Extracted data:
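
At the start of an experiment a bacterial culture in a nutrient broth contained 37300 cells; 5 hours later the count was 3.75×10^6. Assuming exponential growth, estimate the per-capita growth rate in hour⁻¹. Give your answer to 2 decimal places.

0.92 per hour

From N(t) = N₀·e^(rt): e^(r·5) = 3.75×10^6/37300 = 100.54.
r·5 = ln(100.54) = 4.6105, so r = 4.6105/5 = 0.9221.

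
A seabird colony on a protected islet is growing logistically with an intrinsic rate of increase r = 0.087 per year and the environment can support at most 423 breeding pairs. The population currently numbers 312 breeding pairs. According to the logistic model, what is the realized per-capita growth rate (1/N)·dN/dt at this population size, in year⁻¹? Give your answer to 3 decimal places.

0.023 per year

(1/N)·dN/dt = r(1 − N/K) = 0.087 × (1 − 312/423).
= 0.087 × 0.26241 = 0.02283.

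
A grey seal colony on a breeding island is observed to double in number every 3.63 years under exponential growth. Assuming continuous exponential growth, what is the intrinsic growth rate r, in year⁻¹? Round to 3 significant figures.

r = ln(2)/t_d = 0.6931/3.63 = 0.19095.

0.191 per year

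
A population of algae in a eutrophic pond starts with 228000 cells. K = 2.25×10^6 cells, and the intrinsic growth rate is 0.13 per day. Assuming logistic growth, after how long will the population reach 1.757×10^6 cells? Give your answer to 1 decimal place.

A = (K − N₀)/N₀ = (2.25×10^6 − 228000)/228000 = 8.8684.
Solve 2.25×10^6/(1 + 8.8684·e^(−0.13t)) = 1.757×10^6: 1 + 8.8684·e^(−0.13t) = 1.2806, so e^(−0.13t) = 0.0316394.
−0.13·t = ln(0.0316394) = -3.4534, so t = 3.4534/0.13 = 26.564.

26.6 days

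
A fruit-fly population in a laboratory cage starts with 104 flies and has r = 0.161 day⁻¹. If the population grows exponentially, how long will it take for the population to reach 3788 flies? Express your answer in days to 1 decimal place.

Set N₀·e^(rt) = 3788: e^(0.161·t) = 3788/104 = 36.423.
0.161·t = ln(36.423) = 3.5952, so t = 3.5952/0.161 = 22.33.

22.3 days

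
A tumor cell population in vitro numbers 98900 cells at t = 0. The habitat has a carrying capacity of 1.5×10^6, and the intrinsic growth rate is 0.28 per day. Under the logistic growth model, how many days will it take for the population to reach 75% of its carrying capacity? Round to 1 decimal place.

13.4 days

A = (K − N₀)/N₀ = (1.5×10^6 − 98900)/98900 = 14.167.
Solve 1.5×10^6/(1 + 14.167·e^(−0.28t)) = 1.125×10^6: 1 + 14.167·e^(−0.28t) = 1.3333, so e^(−0.28t) = 0.0235291.
−0.28·t = ln(0.0235291) = -3.7495, so t = 3.7495/0.28 = 13.391.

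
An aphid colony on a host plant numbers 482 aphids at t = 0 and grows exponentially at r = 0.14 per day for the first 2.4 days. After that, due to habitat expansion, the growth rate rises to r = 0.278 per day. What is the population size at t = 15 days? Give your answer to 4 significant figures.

Phase 1: N(2.4) = 482·e^(0.14×2.4) = 482·e^0.336 = 674.481.
Phase 2 runs for 15 − 2.4 = 12.6 days at r = 0.278.
N(15) = 674.481·e^(0.278×12.6) = 674.481·e^3.503 = 22398.4.

22400 aphids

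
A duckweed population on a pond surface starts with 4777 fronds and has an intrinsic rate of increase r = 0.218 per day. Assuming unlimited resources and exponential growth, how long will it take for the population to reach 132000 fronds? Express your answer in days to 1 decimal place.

15.2 days

Set N₀·e^(rt) = 132000: e^(0.218·t) = 132000/4777 = 27.632.
0.218·t = ln(27.632) = 3.319, so t = 3.319/0.218 = 15.225.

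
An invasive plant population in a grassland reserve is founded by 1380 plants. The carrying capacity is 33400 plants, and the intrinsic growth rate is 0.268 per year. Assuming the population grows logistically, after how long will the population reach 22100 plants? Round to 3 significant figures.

14.2 years

A = (K − N₀)/N₀ = (33400 − 1380)/1380 = 23.203.
Solve 33400/(1 + 23.203·e^(−0.268t)) = 22100: 1 + 23.203·e^(−0.268t) = 1.5113, so e^(−0.268t) = 0.0220366.
−0.268·t = ln(0.0220366) = -3.8151, so t = 3.8151/0.268 = 14.235.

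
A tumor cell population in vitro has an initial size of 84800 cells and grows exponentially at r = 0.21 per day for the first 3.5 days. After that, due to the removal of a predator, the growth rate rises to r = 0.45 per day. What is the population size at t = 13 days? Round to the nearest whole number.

12711922 cells

Phase 1: N(3.5) = 84800·e^(0.21×3.5) = 84800·e^0.735 = 176849.
Phase 2 runs for 13 − 3.5 = 9.5 days at r = 0.45.
N(13) = 176849·e^(0.45×9.5) = 176849·e^4.275 = 1.271192×10^7.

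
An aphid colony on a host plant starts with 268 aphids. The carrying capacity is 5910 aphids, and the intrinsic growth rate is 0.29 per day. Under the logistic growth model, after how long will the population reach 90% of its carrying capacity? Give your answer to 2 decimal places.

18.08 days

A = (K − N₀)/N₀ = (5910 − 268)/268 = 21.052.
Solve 5910/(1 + 21.052·e^(−0.29t)) = 5319: 1 + 21.052·e^(−0.29t) = 1.1111, so e^(−0.29t) = 0.00527788.
−0.29·t = ln(0.00527788) = -5.2442, so t = 5.2442/0.29 = 18.084.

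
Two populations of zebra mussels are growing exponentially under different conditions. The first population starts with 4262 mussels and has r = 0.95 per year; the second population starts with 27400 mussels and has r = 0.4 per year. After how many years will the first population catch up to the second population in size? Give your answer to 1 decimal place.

3.4 years

Set 4262·e^(0.95t) = 27400·e^(0.4t).
e^((0.95 − 0.4)t) = 27400/4262 → e^(0.55·t) = 6.4289.
0.55·t = ln(6.4289) = 1.8608, so t = 1.8608/0.55 = 3.3833.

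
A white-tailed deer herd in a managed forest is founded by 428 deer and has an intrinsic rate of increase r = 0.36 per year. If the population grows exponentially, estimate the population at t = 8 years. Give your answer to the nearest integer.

N(t) = N₀·e^(rt) = 428 × e^(0.36×8) = 428 × e^2.88.
e^2.88 ≈ 17.814, so N ≈ 428 × 17.814 = 7624.51.

7625 deer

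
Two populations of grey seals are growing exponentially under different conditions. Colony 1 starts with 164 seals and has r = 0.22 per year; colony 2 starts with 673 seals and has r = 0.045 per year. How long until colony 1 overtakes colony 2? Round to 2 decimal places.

8.07 years

Set 164·e^(0.22t) = 673·e^(0.045t).
e^((0.22 − 0.045)t) = 673/164 → e^(0.175·t) = 4.1037.
0.175·t = ln(4.1037) = 1.4119, so t = 1.4119/0.175 = 8.0679.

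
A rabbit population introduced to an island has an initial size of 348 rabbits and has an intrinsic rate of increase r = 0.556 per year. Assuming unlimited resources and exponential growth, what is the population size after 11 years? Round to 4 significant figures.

157700 rabbits

N(t) = N₀·e^(rt) = 348 × e^(0.556×11) = 348 × e^6.116.
e^6.116 ≈ 453.05, so N ≈ 348 × 453.05 = 157661.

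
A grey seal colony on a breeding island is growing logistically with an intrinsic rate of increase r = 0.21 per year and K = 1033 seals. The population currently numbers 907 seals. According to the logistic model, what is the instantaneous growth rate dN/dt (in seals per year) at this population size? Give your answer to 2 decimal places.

23.23 seals per year

dN/dt = rN(1 − N/K) = 0.21 × 907 × (1 − 907/1033).
1 − 907/1033 = 0.12197; dN/dt = 0.21 × 907 × 0.12197 = 23.233.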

What you should do:
Each record above needs to be reproduced exactly as written.

Response box:
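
At the start of an experiment a bacterial culture in a nutrient broth contained 37300 cells; 5 hours later the count was 3.75×10^6. Assuming exponential growth, estimate the per-capita growth rate in hour⁻¹. Give your answer to 2 decimal places.

0.92 per hour

From N(t) = N₀·e^(rt): e^(r·5) = 3.75×10^6/37300 = 100.54.
r·5 = ln(100.54) = 4.6105, so r = 4.6105/5 = 0.9221.

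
A seabird colony on a protected islet is growing logistically with an intrinsic rate of increase r = 0.087 per year and the environment can support at most 423 breeding pairs. The population currently numbers 312 breeding pairs. According to the logistic model, what is the realized per-capita growth rate (1/N)·dN/dt at this population size, in year⁻¹? Give your answer to 3 decimal places.

0.023 per year

(1/N)·dN/dt = r(1 − N/K) = 0.087 × (1 − 312/423).
= 0.087 × 0.26241 = 0.02283.

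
A grey seal colony on a breeding island is observed to double in number every 3.63 years under exponential growth. Assuming continuous exponential growth, what is the intrinsic growth rate r, in year⁻¹? Round to 3 significant figures.

r = ln(2)/t_d = 0.6931/3.63 = 0.19095.

0.191 per year

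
A population of algae in a eutrophic pond starts with 228000 cells. K = 2.25×10^6 cells, and the intrinsic growth rate is 0.13 per day. Assuming logistic growth, after how long will the population reach 1.757×10^6 cells? Give your answer to 1 decimal place.

A = (K − N₀)/N₀ = (2.25×10^6 − 228000)/228000 = 8.8684.
Solve 2.25×10^6/(1 + 8.8684·e^(−0.13t)) = 1.757×10^6: 1 + 8.8684·e^(−0.13t) = 1.2806, so e^(−0.13t) = 0.0316394.
−0.13·t = ln(0.0316394) = -3.4534, so t = 3.4534/0.13 = 26.564.

26.6 days

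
A fruit-fly population in a laboratory cage starts with 104 flies and has r = 0.161 day⁻¹. If the population grows exponentially, how long will it take for the population to reach 3788 flies? Express your answer in days to 1 decimal place.

Set N₀·e^(rt) = 3788: e^(0.161·t) = 3788/104 = 36.423.
0.161·t = ln(36.423) = 3.5952, so t = 3.5952/0.161 = 22.33.

22.3 days

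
A tumor cell population in vitro numbers 98900 cells at t = 0. The habitat has a carrying capacity of 1.5×10^6, and the intrinsic growth rate is 0.28 per day. Under the logistic growth model, how many days will it take for the population to reach 75% of its carrying capacity? Round to 1 decimal place.

13.4 days

A = (K − N₀)/N₀ = (1.5×10^6 − 98900)/98900 = 14.167.
Solve 1.5×10^6/(1 + 14.167·e^(−0.28t)) = 1.125×10^6: 1 + 14.167·e^(−0.28t) = 1.3333, so e^(−0.28t) = 0.0235291.
−0.28·t = ln(0.0235291) = -3.7495, so t = 3.7495/0.28 = 13.391.

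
An aphid colony on a host plant numbers 482 aphids at t = 0 and grows exponentially at r = 0.14 per day for the first 2.4 days. After that, due to habitat expansion, the growth rate rises to r = 0.278 per day. What is the population size at t = 15 days? Give your answer to 4 significant figures.

Phase 1: N(2.4) = 482·e^(0.14×2.4) = 482·e^0.336 = 674.481.
Phase 2 runs for 15 − 2.4 = 12.6 days at r = 0.278.
N(15) = 674.481·e^(0.278×12.6) = 674.481·e^3.503 = 22398.4.

22400 aphids

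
A duckweed population on a pond surface starts with 4777 fronds and has an intrinsic rate of increase r = 0.218 per day. Assuming unlimited resources and exponential growth, how long will it take for the population to reach 132000 fronds? Express your answer in days to 1 decimal place.

15.2 days

Set N₀·e^(rt) = 132000: e^(0.218·t) = 132000/4777 = 27.632.
0.218·t = ln(27.632) = 3.319, so t = 3.319/0.218 = 15.225.

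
An invasive plant population in a grassland reserve is founded by 1380 plants. The carrying capacity is 33400 plants, and the intrinsic growth rate is 0.268 per year. Assuming the population grows logistically, after how long will the population reach 22100 plants? Round to 3 significant figures.

14.2 years

A = (K − N₀)/N₀ = (33400 − 1380)/1380 = 23.203.
Solve 33400/(1 + 23.203·e^(−0.268t)) = 22100: 1 + 23.203·e^(−0.268t) = 1.5113, so e^(−0.268t) = 0.0220366.
−0.268·t = ln(0.0220366) = -3.8151, so t = 3.8151/0.268 = 14.235.

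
A tumor cell population in vitro has an initial size of 84800 cells and grows exponentially at r = 0.21 per day for the first 3.5 days. After that, due to the removal of a predator, the growth rate rises to r = 0.45 per day. What is the population size at t = 13 days? Round to the nearest whole number.

12711922 cells

Phase 1: N(3.5) = 84800·e^(0.21×3.5) = 84800·e^0.735 = 176849.
Phase 2 runs for 13 − 3.5 = 9.5 days at r = 0.45.
N(13) = 176849·e^(0.45×9.5) = 176849·e^4.275 = 1.271192×10^7.

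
An aphid colony on a host plant starts with 268 aphids. The carrying capacity is 5910 aphids, and the intrinsic growth rate is 0.29 per day. Under the logistic growth model, after how long will the population reach 90% of its carrying capacity? Give your answer to 2 decimal places.

18.08 days

A = (K − N₀)/N₀ = (5910 − 268)/268 = 21.052.
Solve 5910/(1 + 21.052·e^(−0.29t)) = 5319: 1 + 21.052·e^(−0.29t) = 1.1111, so e^(−0.29t) = 0.00527788.
−0.29·t = ln(0.00527788) = -5.2442, so t = 5.2442/0.29 = 18.084.

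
Two populations of zebra mussels are growing exponentially under different conditions. The first population starts with 4262 mussels and has r = 0.95 per year; the second population starts with 27400 mussels and has r = 0.4 per year. After how many years will the first population catch up to the second population in size? Give your answer to 1 decimal place.

3.4 years

Set 4262·e^(0.95t) = 27400·e^(0.4t).
e^((0.95 − 0.4)t) = 27400/4262 → e^(0.55·t) = 6.4289.
0.55·t = ln(6.4289) = 1.8608, so t = 1.8608/0.55 = 3.3833.

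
A white-tailed deer herd in a managed forest is founded by 428 deer and has an intrinsic rate of increase r = 0.36 per year. If the population grows exponentially, estimate the population at t = 8 years. Give your answer to the nearest integer.

N(t) = N₀·e^(rt) = 428 × e^(0.36×8) = 428 × e^2.88.
e^2.88 ≈ 17.814, so N ≈ 428 × 17.814 = 7624.51.

7625 deer

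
Two populations of grey seals are growing exponentially under different conditions. Colony 1 starts with 164 seals and has r = 0.22 per year; colony 2 starts with 673 seals and has r = 0.045 per year. How long until colony 1 overtakes colony 2? Round to 2 decimal places.

8.07 years

Set 164·e^(0.22t) = 673·e^(0.045t).
e^((0.22 − 0.045)t) = 673/164 → e^(0.175·t) = 4.1037.
0.175·t = ln(4.1037) = 1.4119, so t = 1.4119/0.175 = 8.0679.

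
A rabbit population introduced to an island has an initial size of 348 rabbits and has an intrinsic rate of increase r = 0.556 per year. Assuming unlimited resources and exponential growth, what is the population size after 11 years? Round to 4 significant figures.

157700 rabbits

N(t) = N₀·e^(rt) = 348 × e^(0.556×11) = 348 × e^6.116.
e^6.116 ≈ 453.05, so N ≈ 348 × 453.05 = 157661.

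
A grey seal colony on a breeding island is growing logistically with an intrinsic rate of increase r = 0.21 per year and K = 1033 seals. The population currently numbers 907 seals. According to the logistic model, what is the instantaneous growth rate dN/dt (in seals per year) at this population size? Give your answer to 2 decimal places.

23.23 seals per year

dN/dt = rN(1 − N/K) = 0.21 × 907 × (1 − 907/1033).
1 − 907/1033 = 0.12197; dN/dt = 0.21 × 907 × 0.12197 = 23.233.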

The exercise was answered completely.